Stored data entries
+-------+
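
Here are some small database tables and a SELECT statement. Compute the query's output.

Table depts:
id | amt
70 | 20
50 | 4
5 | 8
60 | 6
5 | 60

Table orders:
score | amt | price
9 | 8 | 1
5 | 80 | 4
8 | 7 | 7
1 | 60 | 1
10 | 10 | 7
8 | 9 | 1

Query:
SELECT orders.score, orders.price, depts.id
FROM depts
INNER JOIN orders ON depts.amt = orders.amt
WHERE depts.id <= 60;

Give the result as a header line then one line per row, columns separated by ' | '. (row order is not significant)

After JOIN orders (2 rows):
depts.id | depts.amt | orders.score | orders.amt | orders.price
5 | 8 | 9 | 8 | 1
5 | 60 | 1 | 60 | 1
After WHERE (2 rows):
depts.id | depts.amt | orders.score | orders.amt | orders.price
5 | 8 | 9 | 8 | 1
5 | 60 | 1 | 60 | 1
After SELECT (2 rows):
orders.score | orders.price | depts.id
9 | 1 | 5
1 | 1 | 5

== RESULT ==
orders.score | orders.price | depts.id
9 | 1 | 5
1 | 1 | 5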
+-------+
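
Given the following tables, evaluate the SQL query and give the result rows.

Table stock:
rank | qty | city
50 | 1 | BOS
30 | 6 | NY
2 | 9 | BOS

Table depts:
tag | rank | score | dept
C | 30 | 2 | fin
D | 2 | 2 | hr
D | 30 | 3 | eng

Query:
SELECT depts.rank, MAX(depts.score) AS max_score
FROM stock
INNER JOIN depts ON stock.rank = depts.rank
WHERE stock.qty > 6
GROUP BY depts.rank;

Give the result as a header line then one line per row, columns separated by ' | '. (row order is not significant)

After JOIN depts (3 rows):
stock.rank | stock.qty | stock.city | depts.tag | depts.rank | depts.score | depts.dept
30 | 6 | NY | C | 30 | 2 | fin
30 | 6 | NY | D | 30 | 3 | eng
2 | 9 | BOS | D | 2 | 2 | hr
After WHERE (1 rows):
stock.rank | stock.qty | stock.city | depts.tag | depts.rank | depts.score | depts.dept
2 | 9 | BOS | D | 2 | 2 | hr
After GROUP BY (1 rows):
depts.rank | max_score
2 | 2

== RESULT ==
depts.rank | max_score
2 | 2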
+-------+
- [INSTRUCTIONS FOR THE TASK] Determine how many lines above contain the word "INNER", then give the number by itself.

- [EXERCISE SOLUTION] 2